Work order
Entries follow. Give back exactly the lines starting at the one containing "Answer: $121$" and ending at the one containing "Answer: 9/3025 ≈ 0.0029752", and no other lines.

[Saved entries]
------------------------------------------------

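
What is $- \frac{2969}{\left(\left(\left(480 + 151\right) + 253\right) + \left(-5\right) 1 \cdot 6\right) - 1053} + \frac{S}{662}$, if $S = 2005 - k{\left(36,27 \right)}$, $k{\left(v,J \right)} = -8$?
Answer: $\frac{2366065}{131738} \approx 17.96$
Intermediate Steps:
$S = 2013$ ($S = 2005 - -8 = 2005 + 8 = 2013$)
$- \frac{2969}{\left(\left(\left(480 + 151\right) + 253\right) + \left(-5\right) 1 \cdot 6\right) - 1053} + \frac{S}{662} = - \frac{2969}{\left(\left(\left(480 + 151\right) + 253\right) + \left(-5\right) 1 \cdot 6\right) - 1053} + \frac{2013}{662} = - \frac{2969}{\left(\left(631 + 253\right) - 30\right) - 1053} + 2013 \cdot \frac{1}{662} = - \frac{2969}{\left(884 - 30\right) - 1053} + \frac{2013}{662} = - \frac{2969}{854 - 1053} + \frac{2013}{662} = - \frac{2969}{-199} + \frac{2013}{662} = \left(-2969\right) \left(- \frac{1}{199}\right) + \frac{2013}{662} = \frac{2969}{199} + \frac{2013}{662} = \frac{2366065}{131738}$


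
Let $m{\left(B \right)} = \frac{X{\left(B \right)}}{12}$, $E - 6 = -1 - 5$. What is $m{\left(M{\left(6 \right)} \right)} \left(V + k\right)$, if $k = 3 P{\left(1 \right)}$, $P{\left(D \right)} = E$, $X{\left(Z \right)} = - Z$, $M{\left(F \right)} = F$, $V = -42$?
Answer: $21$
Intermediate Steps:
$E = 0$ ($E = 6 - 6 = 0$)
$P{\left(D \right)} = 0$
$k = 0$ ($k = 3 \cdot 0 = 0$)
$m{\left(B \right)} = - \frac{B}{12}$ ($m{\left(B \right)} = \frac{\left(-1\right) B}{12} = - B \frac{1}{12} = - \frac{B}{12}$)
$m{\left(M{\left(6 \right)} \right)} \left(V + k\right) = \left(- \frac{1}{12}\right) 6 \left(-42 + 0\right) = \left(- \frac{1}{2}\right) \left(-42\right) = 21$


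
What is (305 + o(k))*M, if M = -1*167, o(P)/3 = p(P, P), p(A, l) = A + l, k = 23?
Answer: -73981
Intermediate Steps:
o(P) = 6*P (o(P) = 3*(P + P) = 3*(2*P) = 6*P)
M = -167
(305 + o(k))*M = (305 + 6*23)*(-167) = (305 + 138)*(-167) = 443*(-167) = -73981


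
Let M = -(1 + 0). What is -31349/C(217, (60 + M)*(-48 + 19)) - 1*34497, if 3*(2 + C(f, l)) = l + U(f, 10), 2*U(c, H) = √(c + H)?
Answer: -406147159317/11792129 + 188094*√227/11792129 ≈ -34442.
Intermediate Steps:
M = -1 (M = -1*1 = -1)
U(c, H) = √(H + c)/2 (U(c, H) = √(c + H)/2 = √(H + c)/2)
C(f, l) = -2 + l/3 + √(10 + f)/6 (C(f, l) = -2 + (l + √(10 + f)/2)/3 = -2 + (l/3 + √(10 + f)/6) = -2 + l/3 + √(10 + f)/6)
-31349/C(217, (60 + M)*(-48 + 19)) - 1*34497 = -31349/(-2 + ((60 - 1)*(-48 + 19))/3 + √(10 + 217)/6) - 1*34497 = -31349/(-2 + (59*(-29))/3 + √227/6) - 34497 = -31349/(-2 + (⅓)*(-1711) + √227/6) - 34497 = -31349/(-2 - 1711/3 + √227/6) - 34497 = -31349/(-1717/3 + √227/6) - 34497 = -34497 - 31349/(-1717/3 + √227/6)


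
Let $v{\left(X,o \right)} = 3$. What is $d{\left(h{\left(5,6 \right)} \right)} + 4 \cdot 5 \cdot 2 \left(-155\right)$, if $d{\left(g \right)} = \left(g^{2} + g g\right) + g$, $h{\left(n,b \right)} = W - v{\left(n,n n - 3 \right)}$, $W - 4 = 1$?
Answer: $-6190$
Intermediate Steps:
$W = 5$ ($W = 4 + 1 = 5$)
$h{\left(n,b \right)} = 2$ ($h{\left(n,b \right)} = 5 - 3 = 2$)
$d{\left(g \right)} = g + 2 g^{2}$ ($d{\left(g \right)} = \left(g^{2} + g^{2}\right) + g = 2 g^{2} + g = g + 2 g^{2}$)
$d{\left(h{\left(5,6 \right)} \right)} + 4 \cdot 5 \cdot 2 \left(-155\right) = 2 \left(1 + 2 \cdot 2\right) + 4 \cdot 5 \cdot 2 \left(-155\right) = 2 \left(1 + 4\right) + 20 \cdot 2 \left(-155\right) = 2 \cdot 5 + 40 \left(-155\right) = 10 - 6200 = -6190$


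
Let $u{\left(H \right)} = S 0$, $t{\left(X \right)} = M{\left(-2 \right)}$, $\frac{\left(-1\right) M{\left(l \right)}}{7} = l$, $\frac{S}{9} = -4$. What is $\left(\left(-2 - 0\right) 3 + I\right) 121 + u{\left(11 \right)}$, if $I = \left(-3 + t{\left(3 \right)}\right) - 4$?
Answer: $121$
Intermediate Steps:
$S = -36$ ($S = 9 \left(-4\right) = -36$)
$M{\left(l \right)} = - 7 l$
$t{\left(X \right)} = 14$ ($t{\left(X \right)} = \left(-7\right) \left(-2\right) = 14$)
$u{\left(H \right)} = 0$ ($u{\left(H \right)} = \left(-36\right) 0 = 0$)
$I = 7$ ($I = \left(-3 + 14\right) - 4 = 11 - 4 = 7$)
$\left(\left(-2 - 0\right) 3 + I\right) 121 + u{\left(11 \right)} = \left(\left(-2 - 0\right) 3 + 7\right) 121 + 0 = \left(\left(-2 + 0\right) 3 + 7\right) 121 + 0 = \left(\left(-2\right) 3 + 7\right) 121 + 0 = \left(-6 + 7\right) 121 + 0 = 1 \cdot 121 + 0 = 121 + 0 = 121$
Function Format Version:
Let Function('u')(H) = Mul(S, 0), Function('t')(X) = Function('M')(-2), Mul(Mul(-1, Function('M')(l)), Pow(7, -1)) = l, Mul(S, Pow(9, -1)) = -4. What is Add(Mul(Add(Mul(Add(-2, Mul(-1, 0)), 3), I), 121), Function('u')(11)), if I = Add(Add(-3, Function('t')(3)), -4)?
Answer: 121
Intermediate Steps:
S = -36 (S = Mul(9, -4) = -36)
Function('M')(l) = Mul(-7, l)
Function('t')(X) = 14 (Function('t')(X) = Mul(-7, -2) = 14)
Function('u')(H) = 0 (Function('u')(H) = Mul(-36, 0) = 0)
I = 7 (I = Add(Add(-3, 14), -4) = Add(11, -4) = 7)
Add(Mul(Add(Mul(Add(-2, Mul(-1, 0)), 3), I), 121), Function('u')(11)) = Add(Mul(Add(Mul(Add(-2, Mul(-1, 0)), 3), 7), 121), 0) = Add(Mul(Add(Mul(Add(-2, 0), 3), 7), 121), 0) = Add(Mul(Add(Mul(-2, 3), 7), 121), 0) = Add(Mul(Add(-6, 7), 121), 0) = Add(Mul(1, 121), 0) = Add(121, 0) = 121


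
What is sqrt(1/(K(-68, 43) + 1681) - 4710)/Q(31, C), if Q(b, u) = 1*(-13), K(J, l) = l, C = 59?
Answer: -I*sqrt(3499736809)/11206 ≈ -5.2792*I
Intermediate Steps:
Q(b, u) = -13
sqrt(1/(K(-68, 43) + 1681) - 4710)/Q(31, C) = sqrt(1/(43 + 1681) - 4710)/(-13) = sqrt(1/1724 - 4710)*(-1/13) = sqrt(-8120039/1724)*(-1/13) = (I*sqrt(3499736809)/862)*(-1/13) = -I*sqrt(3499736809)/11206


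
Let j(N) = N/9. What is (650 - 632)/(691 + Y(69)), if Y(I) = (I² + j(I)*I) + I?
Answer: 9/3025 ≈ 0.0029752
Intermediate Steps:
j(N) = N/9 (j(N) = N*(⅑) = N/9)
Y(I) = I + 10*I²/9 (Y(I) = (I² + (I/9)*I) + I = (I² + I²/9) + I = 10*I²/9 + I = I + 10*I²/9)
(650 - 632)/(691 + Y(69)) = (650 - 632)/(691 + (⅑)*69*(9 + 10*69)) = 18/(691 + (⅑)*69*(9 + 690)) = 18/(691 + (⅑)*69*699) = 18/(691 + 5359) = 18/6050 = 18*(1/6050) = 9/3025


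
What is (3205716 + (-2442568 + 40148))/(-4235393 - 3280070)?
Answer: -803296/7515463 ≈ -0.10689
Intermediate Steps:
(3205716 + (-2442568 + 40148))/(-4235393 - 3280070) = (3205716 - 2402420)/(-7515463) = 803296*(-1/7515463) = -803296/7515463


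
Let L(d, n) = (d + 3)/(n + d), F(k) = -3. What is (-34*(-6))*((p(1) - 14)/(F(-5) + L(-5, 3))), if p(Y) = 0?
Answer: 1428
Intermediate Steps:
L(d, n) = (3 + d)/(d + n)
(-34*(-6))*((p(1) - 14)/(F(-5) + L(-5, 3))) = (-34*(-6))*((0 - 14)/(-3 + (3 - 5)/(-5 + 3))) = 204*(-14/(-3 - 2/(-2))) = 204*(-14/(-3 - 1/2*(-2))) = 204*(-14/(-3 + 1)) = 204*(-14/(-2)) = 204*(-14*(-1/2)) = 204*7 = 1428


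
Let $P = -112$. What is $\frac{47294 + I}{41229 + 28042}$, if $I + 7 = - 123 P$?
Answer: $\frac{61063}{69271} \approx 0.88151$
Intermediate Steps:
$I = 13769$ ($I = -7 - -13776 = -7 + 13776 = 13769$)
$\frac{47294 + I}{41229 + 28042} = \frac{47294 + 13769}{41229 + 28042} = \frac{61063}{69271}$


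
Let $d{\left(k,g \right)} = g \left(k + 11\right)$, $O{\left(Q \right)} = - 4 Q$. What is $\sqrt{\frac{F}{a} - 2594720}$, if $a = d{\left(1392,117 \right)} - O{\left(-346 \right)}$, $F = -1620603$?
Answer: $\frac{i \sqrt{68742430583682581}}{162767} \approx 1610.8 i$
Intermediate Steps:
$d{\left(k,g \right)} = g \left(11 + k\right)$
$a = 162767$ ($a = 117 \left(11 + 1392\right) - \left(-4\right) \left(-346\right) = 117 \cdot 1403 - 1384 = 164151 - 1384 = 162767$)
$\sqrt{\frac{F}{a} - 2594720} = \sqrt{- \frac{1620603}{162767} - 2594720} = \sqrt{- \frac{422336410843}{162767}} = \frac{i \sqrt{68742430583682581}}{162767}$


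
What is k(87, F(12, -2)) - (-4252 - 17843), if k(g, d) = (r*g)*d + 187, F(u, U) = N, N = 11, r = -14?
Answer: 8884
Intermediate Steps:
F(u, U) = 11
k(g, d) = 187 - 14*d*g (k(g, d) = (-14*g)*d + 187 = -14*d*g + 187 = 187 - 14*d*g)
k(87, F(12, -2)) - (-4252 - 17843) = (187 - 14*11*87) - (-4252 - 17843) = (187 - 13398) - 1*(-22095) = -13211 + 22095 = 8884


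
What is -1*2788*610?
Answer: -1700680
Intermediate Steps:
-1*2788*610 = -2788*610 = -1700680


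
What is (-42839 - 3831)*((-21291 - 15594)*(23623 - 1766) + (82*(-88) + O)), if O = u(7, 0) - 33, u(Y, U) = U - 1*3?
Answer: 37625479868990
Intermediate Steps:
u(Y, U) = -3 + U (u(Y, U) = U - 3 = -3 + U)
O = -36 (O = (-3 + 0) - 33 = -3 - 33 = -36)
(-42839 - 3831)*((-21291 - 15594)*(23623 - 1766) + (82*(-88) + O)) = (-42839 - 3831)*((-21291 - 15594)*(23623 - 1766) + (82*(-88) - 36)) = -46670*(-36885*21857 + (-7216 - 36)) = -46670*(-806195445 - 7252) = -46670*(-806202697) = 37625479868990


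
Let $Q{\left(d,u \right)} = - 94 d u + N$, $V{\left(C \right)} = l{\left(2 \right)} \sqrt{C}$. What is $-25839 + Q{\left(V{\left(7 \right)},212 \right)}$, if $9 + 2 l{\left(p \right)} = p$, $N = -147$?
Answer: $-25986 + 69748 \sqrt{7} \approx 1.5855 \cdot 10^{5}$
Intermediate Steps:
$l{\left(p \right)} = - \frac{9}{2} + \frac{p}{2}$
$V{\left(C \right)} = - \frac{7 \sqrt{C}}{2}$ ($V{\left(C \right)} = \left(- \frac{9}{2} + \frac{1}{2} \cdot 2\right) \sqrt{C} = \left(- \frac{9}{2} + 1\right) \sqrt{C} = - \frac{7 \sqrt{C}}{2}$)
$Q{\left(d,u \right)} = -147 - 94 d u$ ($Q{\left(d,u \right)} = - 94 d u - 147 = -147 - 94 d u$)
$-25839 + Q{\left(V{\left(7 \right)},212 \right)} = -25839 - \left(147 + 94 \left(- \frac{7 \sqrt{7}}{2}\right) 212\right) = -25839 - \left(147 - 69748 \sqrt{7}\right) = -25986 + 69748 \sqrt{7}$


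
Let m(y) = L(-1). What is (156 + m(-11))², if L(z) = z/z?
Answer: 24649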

------------------------------------------------

Exercise response
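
Answer: $121$
Intermediate Steps:
$S = -36$ ($S = 9 \left(-4\right) = -36$)
$M{\left(l \right)} = - 7 l$
$t{\left(X \right)} = 14$ ($t{\left(X \right)} = \left(-7\right) \left(-2\right) = 14$)
$u{\left(H \right)} = 0$ ($u{\left(H \right)} = \left(-36\right) 0 = 0$)
$I = 7$ ($I = \left(-3 + 14\right) - 4 = 11 - 4 = 7$)
$\left(\left(-2 - 0\right) 3 + I\right) 121 + u{\left(11 \right)} = \left(\left(-2 - 0\right) 3 + 7\right) 121 + 0 = \left(\left(-2 + 0\right) 3 + 7\right) 121 + 0 = \left(\left(-2\right) 3 + 7\right) 121 + 0 = \left(-6 + 7\right) 121 + 0 = 1 \cdot 121 + 0 = 121 + 0 = 121$
Function Format Version:
Let Function('u')(H) = Mul(S, 0), Function('t')(X) = Function('M')(-2), Mul(Mul(-1, Function('M')(l)), Pow(7, -1)) = l, Mul(S, Pow(9, -1)) = -4. What is Add(Mul(Add(Mul(Add(-2, Mul(-1, 0)), 3), I), 121), Function('u')(11)), if I = Add(Add(-3, Function('t')(3)), -4)?
Answer: 121
Intermediate Steps:
S = -36 (S = Mul(9, -4) = -36)
Function('M')(l) = Mul(-7, l)
Function('t')(X) = 14 (Function('t')(X) = Mul(-7, -2) = 14)
Function('u')(H) = 0 (Function('u')(H) = Mul(-36, 0) = 0)
I = 7 (I = Add(Add(-3, 14), -4) = Add(11, -4) = 7)
Add(Mul(Add(Mul(Add(-2, Mul(-1, 0)), 3), I), 121), Function('u')(11)) = Add(Mul(Add(Mul(Add(-2, Mul(-1, 0)), 3), 7), 121), 0) = Add(Mul(Add(Mul(Add(-2, 0), 3), 7), 121), 0) = Add(Mul(Add(Mul(-2, 3), 7), 121), 0) = Add(Mul(Add(-6, 7), 121), 0) = Add(Mul(1, 121), 0) = Add(121, 0) = 121


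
What is sqrt(1/(K(-68, 43) + 1681) - 4710)/Q(31, C), if Q(b, u) = 1*(-13), K(J, l) = l, C = 59?
Answer: -I*sqrt(3499736809)/11206 ≈ -5.2792*I
Intermediate Steps:
Q(b, u) = -13
sqrt(1/(K(-68, 43) + 1681) - 4710)/Q(31, C) = sqrt(1/(43 + 1681) - 4710)/(-13) = sqrt(1/1724 - 4710)*(-1/13) = sqrt(-8120039/1724)*(-1/13) = (I*sqrt(3499736809)/862)*(-1/13) = -I*sqrt(3499736809)/11206


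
Let j(N) = N/9. What is (650 - 632)/(691 + Y(69)), if Y(I) = (I² + j(I)*I) + I?
Answer: 9/3025 ≈ 0.0029752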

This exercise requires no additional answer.